Work instruction: With the line containing "Simplify: not not" as the start and the line containing "Is p3 or p4" as the end, transcribe that span of the entries below exactly, including both.

----------

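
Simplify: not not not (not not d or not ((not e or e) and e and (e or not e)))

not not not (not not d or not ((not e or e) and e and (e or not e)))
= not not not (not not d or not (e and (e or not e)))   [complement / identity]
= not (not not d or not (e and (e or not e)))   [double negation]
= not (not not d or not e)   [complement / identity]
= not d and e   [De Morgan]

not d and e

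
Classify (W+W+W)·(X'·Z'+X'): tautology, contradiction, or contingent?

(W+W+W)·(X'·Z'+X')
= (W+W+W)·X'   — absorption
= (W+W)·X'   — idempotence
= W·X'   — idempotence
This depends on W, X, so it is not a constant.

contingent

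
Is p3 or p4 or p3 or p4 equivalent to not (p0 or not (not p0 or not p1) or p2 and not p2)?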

----------

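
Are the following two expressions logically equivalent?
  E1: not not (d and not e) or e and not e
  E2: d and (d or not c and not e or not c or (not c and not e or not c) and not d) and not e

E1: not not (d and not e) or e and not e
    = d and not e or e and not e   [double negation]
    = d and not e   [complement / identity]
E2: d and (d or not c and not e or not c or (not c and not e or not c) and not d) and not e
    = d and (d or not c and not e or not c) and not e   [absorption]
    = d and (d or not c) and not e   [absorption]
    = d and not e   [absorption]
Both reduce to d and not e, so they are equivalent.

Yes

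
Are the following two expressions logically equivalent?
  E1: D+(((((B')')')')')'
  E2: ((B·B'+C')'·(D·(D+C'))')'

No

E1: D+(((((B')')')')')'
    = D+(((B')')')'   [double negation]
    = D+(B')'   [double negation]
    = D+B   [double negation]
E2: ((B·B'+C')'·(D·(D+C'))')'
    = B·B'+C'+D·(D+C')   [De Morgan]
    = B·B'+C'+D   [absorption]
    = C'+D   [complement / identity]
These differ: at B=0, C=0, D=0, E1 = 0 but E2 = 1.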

----------

Output below:
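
Simplify: not not not (not not d or not ((not e or e) and e and (e or not e)))

not not not (not not d or not ((not e or e) and e and (e or not e)))
= not not not (not not d or not (e and (e or not e)))   [complement / identity]
= not (not not d or not (e and (e or not e)))   [double negation]
= not (not not d or not e)   [complement / identity]
= not d and e   [De Morgan]

not d and e

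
Classify (W+W+W)·(X'·Z'+X'): tautology, contradiction, or contingent?

(W+W+W)·(X'·Z'+X')
= (W+W+W)·X'   — absorption
= (W+W)·X'   — idempotence
= W·X'   — idempotence
This depends on W, X, so it is not a constant.

contingent

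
Is p3 or p4 or p3 or p4 equivalent to not (p0 or not (not p0 or not p1) or p2 and not p2)?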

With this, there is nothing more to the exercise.